### TASK TO COMPLETE
For the data that follows, state how many lines hold the string "What", giving the number by itself.

[Data records]
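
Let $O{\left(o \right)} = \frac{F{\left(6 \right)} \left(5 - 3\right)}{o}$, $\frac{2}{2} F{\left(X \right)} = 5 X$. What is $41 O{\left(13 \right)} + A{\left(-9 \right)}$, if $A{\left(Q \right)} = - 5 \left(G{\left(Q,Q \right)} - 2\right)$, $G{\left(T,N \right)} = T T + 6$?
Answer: $- \frac{3065}{13} \approx -235.77$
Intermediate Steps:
$G{\left(T,N \right)} = 6 + T^{2}$ ($G{\left(T,N \right)} = T^{2} + 6 = 6 + T^{2}$)
$F{\left(X \right)} = 5 X$
$A{\left(Q \right)} = -20 - 5 Q^{2}$ ($A{\left(Q \right)} = - 5 \left(\left(6 + Q^{2}\right) - 2\right) = - 5 \left(4 + Q^{2}\right) = -20 - 5 Q^{2}$)
$O{\left(o \right)} = \frac{60}{o}$ ($O{\left(o \right)} = \frac{5 \cdot 6 \left(5 - 3\right)}{o} = \frac{30 \cdot 2}{o} = \frac{60}{o}$)
$41 O{\left(13 \right)} + A{\left(-9 \right)} = 41 \cdot \frac{60}{13} - \left(20 + 5 \left(-9\right)^{2}\right) = 41 \cdot 60 \cdot \frac{1}{13} - 425 = 41 \cdot \frac{60}{13} - 425 = \frac{2460}{13} - 425 = - \frac{3065}{13}$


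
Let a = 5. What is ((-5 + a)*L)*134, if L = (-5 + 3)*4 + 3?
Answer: 0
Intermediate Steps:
L = -5 (L = -2*4 + 3 = -8 + 3 = -5)
((-5 + a)*L)*134 = ((-5 + 5)*(-5))*134 = (0*(-5))*134 = 0*134 = 0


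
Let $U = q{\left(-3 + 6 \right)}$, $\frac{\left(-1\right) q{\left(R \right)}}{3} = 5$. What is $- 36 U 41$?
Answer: $22140$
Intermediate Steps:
$q{\left(R \right)} = -15$ ($q{\left(R \right)} = \left(-3\right) 5 = -15$)
$U = -15$
$- 36 U 41 = \left(-36\right) \left(-15\right) 41 = 540 \cdot 41 = 22140$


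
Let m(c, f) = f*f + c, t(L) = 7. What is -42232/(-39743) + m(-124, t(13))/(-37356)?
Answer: 47896949/44989076 ≈ 1.0646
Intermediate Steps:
m(c, f) = c + f**2 (m(c, f) = f**2 + c = c + f**2)
-42232/(-39743) + m(-124, t(13))/(-37356) = -42232/(-39743) + (-124 + 7**2)/(-37356) = -42232*(-1/39743) + (-124 + 49)*(-1/37356) = 42232/39743 - 75*(-1/37356) = 42232/39743 + 25/12452 = 47896949/44989076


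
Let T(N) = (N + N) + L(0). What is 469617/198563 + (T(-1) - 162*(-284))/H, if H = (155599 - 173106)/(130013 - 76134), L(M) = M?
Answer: -1714917278789/12112343 ≈ -1.4158e+5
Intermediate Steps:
T(N) = 2*N (T(N) = (N + N) + 0 = 2*N + 0 = 2*N)
H = -2501/7697 (H = -17507/53879 = -17507*1/53879 = -2501/7697 ≈ -0.32493)
469617/198563 + (T(-1) - 162*(-284))/H = 469617/198563 + (2*(-1) - 162*(-284))/(-2501/7697) = 469617*(1/198563) + (-2 + 46008)*(-7697/2501) = 469617/198563 + 46006*(-7697/2501) = 469617/198563 - 354108182/2501 = -1714917278789/12112343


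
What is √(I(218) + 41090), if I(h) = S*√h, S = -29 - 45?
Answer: √(41090 - 74*√218) ≈ 199.99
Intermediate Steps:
S = -74
I(h) = -74*√h
√(I(218) + 41090) = √(-74*√218 + 41090) = √(41090 - 74*√218)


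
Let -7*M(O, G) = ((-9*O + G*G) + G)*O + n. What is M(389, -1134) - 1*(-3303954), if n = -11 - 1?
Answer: -475306179/7 ≈ -6.7901e+7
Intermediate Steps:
n = -12
M(O, G) = 12/7 - O*(G + G² - 9*O)/7 (M(O, G) = -(((-9*O + G*G) + G)*O - 12)/7 = -(((-9*O + G²) + G)*O - 12)/7 = -(((G² - 9*O) + G)*O - 12)/7 = -((G + G² - 9*O)*O - 12)/7 = -(O*(G + G² - 9*O) - 12)/7 = -(-12 + O*(G + G² - 9*O))/7 = 12/7 - O*(G + G² - 9*O)/7)
M(389, -1134) - 1*(-3303954) = (12/7 + (9/7)*389² - ⅐*(-1134)*389 - ⅐*389*(-1134)²) - 1*(-3303954) = (12/7 + (9/7)*151321 + 63018 - ⅐*389*1285956) + 3303954 = (12/7 + 1361889/7 + 63018 - 71462412) + 3303954 = -498433857/7 + 3303954 = -475306179/7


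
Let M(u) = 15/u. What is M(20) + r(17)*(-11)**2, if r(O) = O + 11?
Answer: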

### RESULT OF THE EXERCISE
8